++++ Given entries

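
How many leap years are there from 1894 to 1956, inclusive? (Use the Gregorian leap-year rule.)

15

Multiples of 4 in [1894,1956]: 16.
Of those, multiples of 100: 1 (not leap unless ÷400).
Multiples of 400: 0.
Leap years = 16 − 1 + 0 = 15.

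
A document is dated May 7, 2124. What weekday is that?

Sunday

Doomsday rule: the anchor day for the 2100s is Sunday. For year 24: 24÷12 = 2 r 0, and 0÷4 = 0, so 2+0+0 = 2.
Sunday + 2 ≡ Tuesday — that's 2124's doomsday.
In May the doomsday date is May 9.
May 7 is 2 days before May 9; 2 mod 7 = 2, so Tuesday − 2 = Sunday.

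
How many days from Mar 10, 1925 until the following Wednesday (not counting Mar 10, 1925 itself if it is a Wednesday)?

Mar 10, 1925 is a Tuesday.
From Tuesday to the next Wednesday is 1 day.

1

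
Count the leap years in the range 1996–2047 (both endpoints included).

13

Multiples of 4 in [1996,2047]: 13.
Of those, multiples of 100: 1 (not leap unless ÷400).
Multiples of 400: 1.
Leap years = 13 − 1 + 1 = 13.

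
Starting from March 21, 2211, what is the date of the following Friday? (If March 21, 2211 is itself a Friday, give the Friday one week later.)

March 22, 2211

Mar 21, 2211 is a Thursday.
From Thursday to the next Friday is 1 day.
Mar 21, 2211 + 1 = Mar 22, 2211.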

++++++++

--- Assignment ---
Looking at the records above, please output exactly the lines that run from the one holding "Count the leap" to the final line, and only those.

--- Response to the task ---
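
Count the leap years in the range 1996–2047 (both endpoints included).

13

Multiples of 4 in [1996,2047]: 13.
Of those, multiples of 100: 1 (not leap unless ÷400).
Multiples of 400: 1.
Leap years = 13 − 1 + 1 = 13.

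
Starting from March 21, 2211, what is the date of the following Friday? (If March 21, 2211 is itself a Friday, give the Friday one week later.)

March 22, 2211

Mar 21, 2211 is a Thursday.
From Thursday to the next Friday is 1 day.
Mar 21, 2211 + 1 = Mar 22, 2211.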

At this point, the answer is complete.